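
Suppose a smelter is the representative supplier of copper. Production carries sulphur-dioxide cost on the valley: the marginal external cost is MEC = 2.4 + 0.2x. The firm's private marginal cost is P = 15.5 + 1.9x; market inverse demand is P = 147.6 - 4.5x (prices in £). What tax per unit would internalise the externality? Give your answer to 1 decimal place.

Social marginal cost = private MC + MEC = 17.9 + 2.1x.
Set SMC = demand: 17.9 + 2.1x = 147.6 - 4.5x → x* = 19.6515.
The Pigouvian tax equals MEC at x*: 2.4 + 0.2×19.6515 = 6.3303.

tax = £6.3 per unit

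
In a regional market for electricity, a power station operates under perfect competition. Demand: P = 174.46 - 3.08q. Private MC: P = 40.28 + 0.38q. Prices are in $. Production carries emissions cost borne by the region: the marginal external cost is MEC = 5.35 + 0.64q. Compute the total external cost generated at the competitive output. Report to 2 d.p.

Market equilibrium (private): 40.28 + 0.38q = 174.46 - 3.08q → q_m = 38.7803.
Total external cost = ∫₀^{q_m} (5.35 + 0.64q) dq = 5.35×38.7803 + ½×0.64×38.7803² = 688.7263.

$688.73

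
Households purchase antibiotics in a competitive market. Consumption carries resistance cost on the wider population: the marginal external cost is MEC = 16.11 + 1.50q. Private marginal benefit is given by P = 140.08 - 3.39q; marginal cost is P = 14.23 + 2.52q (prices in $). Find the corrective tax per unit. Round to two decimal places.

Social marginal benefit = demand − MEC = 123.97 - 4.89q.
Set SMB = MC: 123.97 - 4.89q = 14.23 + 2.52q → q* = 14.8097.
The Pigouvian tax equals MEC at q*: 16.11 + 1.50×14.8097 = 38.3246.

tax = $38.32 per unit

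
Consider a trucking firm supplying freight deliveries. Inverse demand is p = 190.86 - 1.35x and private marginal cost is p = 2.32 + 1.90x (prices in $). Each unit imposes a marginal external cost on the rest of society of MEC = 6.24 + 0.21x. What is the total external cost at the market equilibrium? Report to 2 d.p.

$715.37

Market equilibrium (private): 2.32 + 1.90x = 190.86 - 1.35x → x_m = 58.0123.
Total external cost = ∫₀^{x_m} (6.24 + 0.21x) dx = 6.24×58.0123 + ½×0.21×58.0123² = 715.3666.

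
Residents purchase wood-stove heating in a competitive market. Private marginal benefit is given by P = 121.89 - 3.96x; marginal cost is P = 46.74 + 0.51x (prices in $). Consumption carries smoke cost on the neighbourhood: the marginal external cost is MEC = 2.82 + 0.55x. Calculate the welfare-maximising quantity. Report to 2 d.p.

Social marginal benefit = demand − MEC = 119.07 - 4.51x.
Set SMB = MC: 119.07 - 4.51x = 46.74 + 0.51x → x* = 14.4084.

x* = 14.41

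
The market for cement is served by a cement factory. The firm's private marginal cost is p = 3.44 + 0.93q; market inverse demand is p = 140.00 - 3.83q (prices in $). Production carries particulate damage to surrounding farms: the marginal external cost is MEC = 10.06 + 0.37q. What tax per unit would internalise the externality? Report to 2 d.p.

tax = $19.18 per unit

Social marginal cost = private MC + MEC = 13.50 + 1.30q.
Set SMC = demand: 13.50 + 1.30q = 140.00 - 3.83q → q* = 24.6589.
The Pigouvian tax equals MEC at q*: 10.06 + 0.37×24.6589 = 19.1838.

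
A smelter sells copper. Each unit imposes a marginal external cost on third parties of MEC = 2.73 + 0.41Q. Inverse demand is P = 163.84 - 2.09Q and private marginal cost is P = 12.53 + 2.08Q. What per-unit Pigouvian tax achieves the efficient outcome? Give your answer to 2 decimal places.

tax = 16.03 per unit

Social marginal cost = private MC + MEC = 15.26 + 2.49Q.
Set SMC = demand: 15.26 + 2.49Q = 163.84 - 2.09Q → Q* = 32.4410.
The Pigouvian tax equals MEC at Q*: 2.73 + 0.41×32.4410 = 16.0308.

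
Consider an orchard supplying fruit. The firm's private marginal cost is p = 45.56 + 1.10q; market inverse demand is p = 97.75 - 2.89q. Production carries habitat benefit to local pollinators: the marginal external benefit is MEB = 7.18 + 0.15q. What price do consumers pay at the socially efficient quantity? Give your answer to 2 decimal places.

P = 53.07

Social marginal cost = private MC − MEB = 38.38 + 0.95q.
Set SMC = demand: 38.38 + 0.95q = 97.75 - 2.89q → q* = 15.4609.
Consumer price on the demand curve at q*: 97.75 − 2.89×15.4609 = 53.0680.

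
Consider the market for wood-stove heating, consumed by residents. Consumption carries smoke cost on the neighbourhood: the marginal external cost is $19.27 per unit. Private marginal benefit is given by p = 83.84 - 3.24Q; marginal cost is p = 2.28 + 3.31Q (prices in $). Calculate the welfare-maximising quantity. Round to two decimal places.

Q* = 9.51

Social marginal benefit = demand − MEC = 64.57 - 3.24Q.
Set SMB = MC: 64.57 - 3.24Q = 2.28 + 3.31Q → Q* = 9.5099.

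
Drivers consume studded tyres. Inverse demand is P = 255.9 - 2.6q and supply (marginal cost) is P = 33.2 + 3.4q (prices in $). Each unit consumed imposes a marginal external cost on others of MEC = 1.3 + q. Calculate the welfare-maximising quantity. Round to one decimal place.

Social marginal benefit = demand − MEC = 254.6 - 3.6q.
Set SMB = MC: 254.6 - 3.6q = 33.2 + 3.4q → q* = 31.6286.

q* = 31.6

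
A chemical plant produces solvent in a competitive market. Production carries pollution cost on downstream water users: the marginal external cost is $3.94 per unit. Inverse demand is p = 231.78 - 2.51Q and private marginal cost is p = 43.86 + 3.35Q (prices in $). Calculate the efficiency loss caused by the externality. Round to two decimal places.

DWL = $1.32

Market equilibrium (private): 43.86 + 3.35Q = 231.78 - 2.51Q → Q_m = 32.0683.
Social marginal cost = private MC + MEC = 47.80 + 3.35Q.
Set SMC = demand: 47.80 + 3.35Q = 231.78 - 2.51Q → Q* = 31.3959.
The loss is the area between SMC and demand from Q* to Q_m; with linear curves that's a triangle of height MEC(Q_m).
DWL = ½ × 0.6724 × 3.9400 = 1.3246.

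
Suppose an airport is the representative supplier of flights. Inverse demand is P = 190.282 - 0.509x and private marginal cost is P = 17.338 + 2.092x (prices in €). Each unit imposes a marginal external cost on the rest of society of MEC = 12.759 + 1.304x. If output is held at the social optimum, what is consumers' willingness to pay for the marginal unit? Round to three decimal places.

P = €169.403

Social marginal cost = private MC + MEC = 30.097 + 3.396x.
Set SMC = demand: 30.097 + 3.396x = 190.282 - 0.509x → x* = 41.0205.
Consumer price on the demand curve at x*: 190.282 − 0.509×41.0205 = 169.4026.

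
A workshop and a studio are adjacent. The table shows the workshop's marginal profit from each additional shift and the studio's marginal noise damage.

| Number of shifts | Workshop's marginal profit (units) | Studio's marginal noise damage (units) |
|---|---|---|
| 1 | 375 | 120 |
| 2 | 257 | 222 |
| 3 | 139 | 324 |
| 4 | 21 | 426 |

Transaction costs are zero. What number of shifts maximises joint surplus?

Bargaining reaches the level where marginal profit last exceeds marginal noise damage.
That holds through level 2 (257 ≥ 222) but not at 3 (139 < 324).

2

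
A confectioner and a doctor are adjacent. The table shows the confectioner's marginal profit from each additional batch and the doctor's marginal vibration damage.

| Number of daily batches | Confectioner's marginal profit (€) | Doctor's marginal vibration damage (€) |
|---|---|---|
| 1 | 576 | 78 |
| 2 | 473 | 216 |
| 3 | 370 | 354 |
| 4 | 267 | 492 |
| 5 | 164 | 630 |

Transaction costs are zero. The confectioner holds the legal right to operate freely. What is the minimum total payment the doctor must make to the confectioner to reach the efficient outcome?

Left alone the confectioner would choose level 5 (marginal profit stays positive).
Efficient level: k* = 3 (marginal profit ≥ marginal vibration damage through 3).
The doctor must at least cover the confectioner's forgone profit from cutting 5→3: 267 + 164 = 431.

€431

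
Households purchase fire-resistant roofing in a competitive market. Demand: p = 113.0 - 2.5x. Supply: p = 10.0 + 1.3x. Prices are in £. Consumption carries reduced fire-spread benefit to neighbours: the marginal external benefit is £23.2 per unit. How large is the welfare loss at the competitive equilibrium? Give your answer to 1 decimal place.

Market equilibrium (private): 10.0 + 1.3x = 113.0 - 2.5x → x_m = 27.1053.
Social marginal benefit = demand + MEB = 136.2 - 2.5x.
Set SMB = MC: 136.2 - 2.5x = 10.0 + 1.3x → x* = 33.2105.
Height of the DWL triangle at x_m is SMB(x_m) − MC(x_m) = MEB(x_m) = 23.2000.
DWL = ½ × 6.1052 × 23.2000 = 70.8203.

DWL = £70.8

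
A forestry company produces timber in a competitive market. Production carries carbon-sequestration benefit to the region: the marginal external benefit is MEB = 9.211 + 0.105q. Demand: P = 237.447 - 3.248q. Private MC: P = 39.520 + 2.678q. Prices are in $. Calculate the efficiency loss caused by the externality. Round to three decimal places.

Market equilibrium (private): 39.520 + 2.678q = 237.447 - 3.248q → q_m = 33.3998.
Social marginal cost = private MC − MEB = 30.309 + 2.573q.
Set SMC = demand: 30.309 + 2.573q = 237.447 - 3.248q → q* = 35.5846.
Between q* and q_m the wedge demand − SMC runs linearly from 0 to MEB(q_m), so the loss is a triangle.
DWL = ½ × 2.1848 × 12.7180 = 13.8931.

DWL = $13.893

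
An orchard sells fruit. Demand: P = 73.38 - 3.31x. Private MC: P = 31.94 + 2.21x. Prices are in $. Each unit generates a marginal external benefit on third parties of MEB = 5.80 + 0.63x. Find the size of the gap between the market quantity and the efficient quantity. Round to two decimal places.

Market equilibrium (private): 31.94 + 2.21x = 73.38 - 3.31x → x_m = 7.5072.
Social marginal cost = private MC − MEB = 26.14 + 1.58x.
Set SMC = demand: 26.14 + 1.58x = 73.38 - 3.31x → x* = 9.6605.
Gap = |7.5072 − 9.6605| = 2.1533.

2.15 units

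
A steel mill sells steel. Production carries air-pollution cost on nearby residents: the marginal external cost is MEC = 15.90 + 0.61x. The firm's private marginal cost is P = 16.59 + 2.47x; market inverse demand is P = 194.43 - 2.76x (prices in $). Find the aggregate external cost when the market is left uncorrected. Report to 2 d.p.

$893.32

Market equilibrium (private): 16.59 + 2.47x = 194.43 - 2.76x → x_m = 34.0038.
Total external cost = ∫₀^{x_m} (15.90 + 0.61x) dx = 15.90×34.0038 + ½×0.61×34.0038² = 893.3192.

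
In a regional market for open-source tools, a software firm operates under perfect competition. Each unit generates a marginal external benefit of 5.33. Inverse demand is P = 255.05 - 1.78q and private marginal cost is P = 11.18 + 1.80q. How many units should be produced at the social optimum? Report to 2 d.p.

q* = 69.61

Social marginal cost = private MC − MEB = 5.85 + 1.80q.
Set SMC = demand: 5.85 + 1.80q = 255.05 - 1.78q → q* = 69.6089.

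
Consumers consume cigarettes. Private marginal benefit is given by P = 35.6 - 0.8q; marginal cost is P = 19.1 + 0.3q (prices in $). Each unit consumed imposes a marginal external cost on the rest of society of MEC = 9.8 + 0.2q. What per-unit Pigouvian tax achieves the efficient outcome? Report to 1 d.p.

Social marginal benefit = demand − MEC = 25.8 - q.
Set SMB = MC: 25.8 - q = 19.1 + 0.3q → q* = 5.1538.
The Pigouvian tax equals MEC at q*: 9.8 + 0.2×5.1538 = 10.8308.

tax = $10.8 per unit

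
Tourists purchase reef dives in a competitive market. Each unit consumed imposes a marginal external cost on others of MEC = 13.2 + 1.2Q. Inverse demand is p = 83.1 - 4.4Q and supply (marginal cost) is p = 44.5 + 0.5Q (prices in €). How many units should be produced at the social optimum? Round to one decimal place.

Q* = 4.2

Social marginal benefit = demand − MEC = 69.9 - 5.6Q.
Set SMB = MC: 69.9 - 5.6Q = 44.5 + 0.5Q → Q* = 4.1639.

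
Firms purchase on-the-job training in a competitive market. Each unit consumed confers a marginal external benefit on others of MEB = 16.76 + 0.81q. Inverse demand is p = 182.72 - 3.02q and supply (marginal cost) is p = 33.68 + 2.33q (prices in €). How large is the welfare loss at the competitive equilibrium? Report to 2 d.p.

DWL = €170.31

Market equilibrium (private): 33.68 + 2.33q = 182.72 - 3.02q → q_m = 27.8579.
Social marginal benefit = demand + MEB = 199.48 - 2.21q.
Set SMB = MC: 199.48 - 2.21q = 33.68 + 2.33q → q* = 36.5198.
The welfare-loss triangle has base |q_m − q*| and height MEB(q_m) (the vertical gap between SMB and MC is zero at q* and MEB at q_m).
DWL = ½ × 8.6619 × 39.3249 = 170.3142.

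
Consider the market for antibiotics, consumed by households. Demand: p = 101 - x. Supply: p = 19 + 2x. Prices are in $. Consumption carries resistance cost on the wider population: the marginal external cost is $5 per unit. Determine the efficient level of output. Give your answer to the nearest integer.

Social marginal benefit = demand − MEC = 96 - x.
Set SMB = MC: 96 - x = 19 + 2x → x* = 25.6667.

x* = 26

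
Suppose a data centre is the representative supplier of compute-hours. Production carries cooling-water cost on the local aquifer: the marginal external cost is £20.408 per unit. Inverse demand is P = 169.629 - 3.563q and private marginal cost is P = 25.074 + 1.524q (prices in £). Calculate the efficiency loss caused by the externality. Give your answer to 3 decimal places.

Market equilibrium (private): 25.074 + 1.524q = 169.629 - 3.563q → q_m = 28.4166.
Social marginal cost = private MC + MEC = 45.482 + 1.524q.
Set SMC = demand: 45.482 + 1.524q = 169.629 - 3.563q → q* = 24.4048.
The welfare-loss triangle has base |q_m − q*| and height MEC(q_m) (the vertical gap between SMC and demand is zero at q* and MEC at q_m).
DWL = ½ × 4.0118 × 20.4080 = 40.9364.

DWL = £40.936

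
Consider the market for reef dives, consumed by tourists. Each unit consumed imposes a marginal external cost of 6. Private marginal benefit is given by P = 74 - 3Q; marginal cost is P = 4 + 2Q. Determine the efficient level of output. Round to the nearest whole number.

Q* = 13

Social marginal benefit = demand − MEC = 68 - 3Q.
Set SMB = MC: 68 - 3Q = 4 + 2Q → Q* = 12.8000.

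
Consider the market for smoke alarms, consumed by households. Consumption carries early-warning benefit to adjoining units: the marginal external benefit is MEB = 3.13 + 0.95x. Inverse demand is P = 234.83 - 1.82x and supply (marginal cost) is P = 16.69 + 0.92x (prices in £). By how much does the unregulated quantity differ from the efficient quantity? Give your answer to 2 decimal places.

Market equilibrium (private): 16.69 + 0.92x = 234.83 - 1.82x → x_m = 79.6131.
Social marginal benefit = demand + MEB = 237.96 - 0.87x.
Set SMB = MC: 237.96 - 0.87x = 16.69 + 0.92x → x* = 123.6145.
Gap = |79.6131 − 123.6145| = 44.0014.

44.00 units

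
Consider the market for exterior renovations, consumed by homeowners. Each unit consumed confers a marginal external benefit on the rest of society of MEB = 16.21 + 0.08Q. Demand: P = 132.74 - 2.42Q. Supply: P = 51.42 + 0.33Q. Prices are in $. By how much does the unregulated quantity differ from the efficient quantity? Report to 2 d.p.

Market equilibrium (private): 51.42 + 0.33Q = 132.74 - 2.42Q → Q_m = 29.5709.
Social marginal benefit = demand + MEB = 148.95 - 2.34Q.
Set SMB = MC: 148.95 - 2.34Q = 51.42 + 0.33Q → Q* = 36.5281.
Gap = |29.5709 − 36.5281| = 6.9572.

6.96 units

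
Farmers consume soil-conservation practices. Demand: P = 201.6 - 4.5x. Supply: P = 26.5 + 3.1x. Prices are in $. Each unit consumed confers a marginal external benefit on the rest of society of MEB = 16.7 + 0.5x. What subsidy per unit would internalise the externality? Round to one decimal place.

subsidy = $30.2 per unit

Social marginal benefit = demand + MEB = 218.3 - 4.0x.
Set SMB = MC: 218.3 - 4.0x = 26.5 + 3.1x → x* = 27.0141.
The Pigouvian subsidy equals MEB at x*: 16.7 + 0.5×27.0141 = 30.2071.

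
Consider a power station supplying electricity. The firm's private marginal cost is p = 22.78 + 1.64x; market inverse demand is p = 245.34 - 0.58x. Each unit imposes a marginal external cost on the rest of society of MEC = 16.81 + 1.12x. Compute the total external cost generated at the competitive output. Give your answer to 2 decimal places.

7313.53

Market equilibrium (private): 22.78 + 1.64x = 245.34 - 0.58x → x_m = 100.2523.
Total external cost = ∫₀^{x_m} (16.81 + 1.12x) dx = 16.81×100.2523 + ½×1.12×100.2523² = 7313.5344.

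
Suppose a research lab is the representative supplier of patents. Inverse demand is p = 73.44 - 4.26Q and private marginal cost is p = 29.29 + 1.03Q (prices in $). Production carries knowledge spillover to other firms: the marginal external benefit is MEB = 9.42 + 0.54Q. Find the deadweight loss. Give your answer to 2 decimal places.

Market equilibrium (private): 29.29 + 1.03Q = 73.44 - 4.26Q → Q_m = 8.3459.
Social marginal cost = private MC − MEB = 19.87 + 0.49Q.
Set SMC = demand: 19.87 + 0.49Q = 73.44 - 4.26Q → Q* = 11.2779.
The loss is the area between SMC and demand from Q* to Q_m; with linear curves that's a triangle of height MEB(Q_m).
DWL = ½ × 2.9320 × 13.9268 = 20.4167.

DWL = $20.42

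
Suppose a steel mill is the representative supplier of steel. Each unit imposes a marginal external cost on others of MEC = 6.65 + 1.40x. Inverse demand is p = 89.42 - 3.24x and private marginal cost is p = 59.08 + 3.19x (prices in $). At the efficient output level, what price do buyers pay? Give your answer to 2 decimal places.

Social marginal cost = private MC + MEC = 65.73 + 4.59x.
Set SMC = demand: 65.73 + 4.59x = 89.42 - 3.24x → x* = 3.0255.
Consumer price on the demand curve at x*: 89.42 − 3.24×3.0255 = 79.6174.

P = $79.62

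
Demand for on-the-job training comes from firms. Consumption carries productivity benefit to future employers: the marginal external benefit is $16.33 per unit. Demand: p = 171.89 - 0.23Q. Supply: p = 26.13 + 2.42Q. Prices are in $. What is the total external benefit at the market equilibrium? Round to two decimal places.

$898.21

Market equilibrium (private): 26.13 + 2.42Q = 171.89 - 0.23Q → Q_m = 55.0038.
Total external benefit = MEB × Q_m = 16.33 × 55.0038 = 898.2121.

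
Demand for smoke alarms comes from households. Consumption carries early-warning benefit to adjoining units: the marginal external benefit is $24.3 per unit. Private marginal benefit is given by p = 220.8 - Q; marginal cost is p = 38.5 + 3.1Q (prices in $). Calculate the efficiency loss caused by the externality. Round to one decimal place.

Market equilibrium (private): 38.5 + 3.1Q = 220.8 - Q → Q_m = 44.4634.
Social marginal benefit = demand + MEB = 245.1 - Q.
Set SMB = MC: 245.1 - Q = 38.5 + 3.1Q → Q* = 50.3902.
The loss is the area between SMB and MC from Q* to Q_m; with linear curves that's a triangle of height MEB(Q_m).
DWL = ½ × 5.9268 × 24.3000 = 72.0106.

DWL = $72.0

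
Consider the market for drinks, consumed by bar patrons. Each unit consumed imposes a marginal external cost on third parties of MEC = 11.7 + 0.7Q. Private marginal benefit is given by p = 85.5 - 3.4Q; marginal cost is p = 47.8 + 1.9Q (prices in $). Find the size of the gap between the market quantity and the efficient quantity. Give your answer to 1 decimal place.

2.8 units

Market equilibrium (private): 47.8 + 1.9Q = 85.5 - 3.4Q → Q_m = 7.1132.
Social marginal benefit = demand − MEC = 73.8 - 4.1Q.
Set SMB = MC: 73.8 - 4.1Q = 47.8 + 1.9Q → Q* = 4.3333.
Gap = |7.1132 − 4.3333| = 2.7799.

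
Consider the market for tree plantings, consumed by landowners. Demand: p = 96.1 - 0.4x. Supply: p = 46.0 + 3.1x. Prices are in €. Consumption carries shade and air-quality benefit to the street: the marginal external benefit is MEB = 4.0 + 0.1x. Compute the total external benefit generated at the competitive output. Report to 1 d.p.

Market equilibrium (private): 46.0 + 3.1x = 96.1 - 0.4x → x_m = 14.3143.
Total external benefit = ∫₀^{x_m} (4.0 + 0.1x) dx = 4.0×14.3143 + ½×0.1×14.3143² = 67.5022.

€67.5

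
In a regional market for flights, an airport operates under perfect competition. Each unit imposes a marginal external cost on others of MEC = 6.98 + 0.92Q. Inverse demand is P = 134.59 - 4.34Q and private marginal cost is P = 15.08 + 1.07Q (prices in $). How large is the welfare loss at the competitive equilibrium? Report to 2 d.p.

Market equilibrium (private): 15.08 + 1.07Q = 134.59 - 4.34Q → Q_m = 22.0906.
Social marginal cost = private MC + MEC = 22.06 + 1.99Q.
Set SMC = demand: 22.06 + 1.99Q = 134.59 - 4.34Q → Q* = 17.7773.
The loss is the area between SMC and demand from Q* to Q_m; with linear curves that's a triangle of height MEC(Q_m).
DWL = ½ × 4.3133 × 27.3033 = 58.8837.

DWL = $58.88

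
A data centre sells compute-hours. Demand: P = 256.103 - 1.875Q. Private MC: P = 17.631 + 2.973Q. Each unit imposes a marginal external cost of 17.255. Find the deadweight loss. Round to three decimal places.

DWL = 30.707

Market equilibrium (private): 17.631 + 2.973Q = 256.103 - 1.875Q → Q_m = 49.1898.
Social marginal cost = private MC + MEC = 34.886 + 2.973Q.
Set SMC = demand: 34.886 + 2.973Q = 256.103 - 1.875Q → Q* = 45.6306.
The loss is the area between SMC and demand from Q* to Q_m; with linear curves that's a triangle of height MEC(Q_m).
DWL = ½ × 3.5592 × 17.2550 = 30.7070.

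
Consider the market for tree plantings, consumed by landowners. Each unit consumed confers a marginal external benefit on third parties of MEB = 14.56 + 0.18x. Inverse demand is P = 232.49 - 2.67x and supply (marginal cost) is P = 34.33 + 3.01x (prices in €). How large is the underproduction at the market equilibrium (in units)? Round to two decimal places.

Market equilibrium (private): 34.33 + 3.01x = 232.49 - 2.67x → x_m = 34.8873.
Social marginal benefit = demand + MEB = 247.05 - 2.49x.
Set SMB = MC: 247.05 - 2.49x = 34.33 + 3.01x → x* = 38.6764.
Gap = |34.8873 − 38.6764| = 3.7891.

3.79 units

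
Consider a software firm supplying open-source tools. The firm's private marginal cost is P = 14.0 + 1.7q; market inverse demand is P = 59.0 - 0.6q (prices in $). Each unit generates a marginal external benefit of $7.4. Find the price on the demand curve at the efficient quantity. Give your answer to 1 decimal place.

Social marginal cost = private MC − MEB = 6.6 + 1.7q.
Set SMC = demand: 6.6 + 1.7q = 59.0 - 0.6q → q* = 22.7826.
Consumer price on the demand curve at q*: 59.0 − 0.6×22.7826 = 45.3304.

P = $45.3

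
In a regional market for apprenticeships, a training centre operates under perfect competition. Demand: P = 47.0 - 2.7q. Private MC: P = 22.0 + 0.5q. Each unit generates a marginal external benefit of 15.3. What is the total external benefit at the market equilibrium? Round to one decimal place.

Market equilibrium (private): 22.0 + 0.5q = 47.0 - 2.7q → q_m = 7.8125.
Total external benefit = MEB × q_m = 15.3 × 7.8125 = 119.5313.

119.5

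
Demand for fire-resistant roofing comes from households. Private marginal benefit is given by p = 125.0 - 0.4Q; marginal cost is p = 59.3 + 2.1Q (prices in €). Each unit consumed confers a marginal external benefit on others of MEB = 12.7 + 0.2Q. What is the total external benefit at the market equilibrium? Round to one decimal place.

€402.8

Market equilibrium (private): 59.3 + 2.1Q = 125.0 - 0.4Q → Q_m = 26.2800.
Total external benefit = ∫₀^{Q_m} (12.7 + 0.2Q) dQ = 12.7×26.2800 + ½×0.2×26.2800² = 402.8198.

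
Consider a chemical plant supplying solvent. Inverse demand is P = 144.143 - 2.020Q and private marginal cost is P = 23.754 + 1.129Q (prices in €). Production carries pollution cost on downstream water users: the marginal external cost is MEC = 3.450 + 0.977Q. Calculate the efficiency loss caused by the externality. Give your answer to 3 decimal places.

DWL = €201.741

Market equilibrium (private): 23.754 + 1.129Q = 144.143 - 2.020Q → Q_m = 38.2309.
Social marginal cost = private MC + MEC = 27.204 + 2.106Q.
Set SMC = demand: 27.204 + 2.106Q = 144.143 - 2.020Q → Q* = 28.3420.
The welfare-loss triangle has base |Q_m − Q*| and height MEC(Q_m) (the vertical gap between SMC and demand is zero at Q* and MEC at Q_m).
DWL = ½ × 9.8889 × 40.8016 = 201.7415.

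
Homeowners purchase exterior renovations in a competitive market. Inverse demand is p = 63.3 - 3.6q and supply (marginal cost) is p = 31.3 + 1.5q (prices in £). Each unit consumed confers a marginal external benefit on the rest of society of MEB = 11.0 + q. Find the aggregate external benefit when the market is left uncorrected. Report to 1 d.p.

Market equilibrium (private): 31.3 + 1.5q = 63.3 - 3.6q → q_m = 6.2745.
Total external benefit = ∫₀^{q_m} (11.0 + 1.0q) dq = 11.0×6.2745 + ½×1.0×6.2745² = 88.7042.

£88.7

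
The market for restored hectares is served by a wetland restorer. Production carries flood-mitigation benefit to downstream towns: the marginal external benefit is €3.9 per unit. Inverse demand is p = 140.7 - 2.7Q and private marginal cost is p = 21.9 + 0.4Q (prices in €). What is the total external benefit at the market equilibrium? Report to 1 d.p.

Market equilibrium (private): 21.9 + 0.4Q = 140.7 - 2.7Q → Q_m = 38.3226.
Total external benefit = MEB × Q_m = 3.9 × 38.3226 = 149.4581.

€149.5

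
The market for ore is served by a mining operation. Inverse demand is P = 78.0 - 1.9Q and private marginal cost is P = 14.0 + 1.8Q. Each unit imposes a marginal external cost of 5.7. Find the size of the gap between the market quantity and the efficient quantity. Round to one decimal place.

Market equilibrium (private): 14.0 + 1.8Q = 78.0 - 1.9Q → Q_m = 17.2973.
Social marginal cost = private MC + MEC = 19.7 + 1.8Q.
Set SMC = demand: 19.7 + 1.8Q = 78.0 - 1.9Q → Q* = 15.7568.
Gap = |17.2973 − 15.7568| = 1.5405.

1.5 units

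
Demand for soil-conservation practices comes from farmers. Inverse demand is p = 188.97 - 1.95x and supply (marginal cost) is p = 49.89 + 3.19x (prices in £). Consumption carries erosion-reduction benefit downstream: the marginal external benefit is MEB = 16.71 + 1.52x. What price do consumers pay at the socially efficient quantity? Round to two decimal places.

P = £105.05

Social marginal benefit = demand + MEB = 205.68 - 0.43x.
Set SMB = MC: 205.68 - 0.43x = 49.89 + 3.19x → x* = 43.0359.
Consumer price on the demand curve at x*: 188.97 − 1.95×43.0359 = 105.0500.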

◆ WHAT YOU NEED TO DO ◆
Among the entries above, the lines between the ones containing "A workshop and" and "A confectioner and", inclusive, are to be transcribed exactly. No other line is to be given.

◆ WRITTEN ANSWER ◆
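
A workshop and a studio are adjacent. The table shows the workshop's marginal profit from each additional shift and the studio's marginal noise damage.

| Number of shifts | Workshop's marginal profit (units) | Studio's marginal noise damage (units) |
|---|---|---|
| 1 | 375 | 120 |
| 2 | 257 | 222 |
| 3 | 139 | 324 |
| 4 | 21 | 426 |

Transaction costs are zero. What number of shifts maximises joint surplus?

Bargaining reaches the level where marginal profit last exceeds marginal noise damage.
That holds through level 2 (257 ≥ 222) but not at 3 (139 < 324).

2

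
A confectioner and a doctor are adjacent. The table shows the confectioner's marginal profit from each additional batch and the doctor's marginal vibration damage.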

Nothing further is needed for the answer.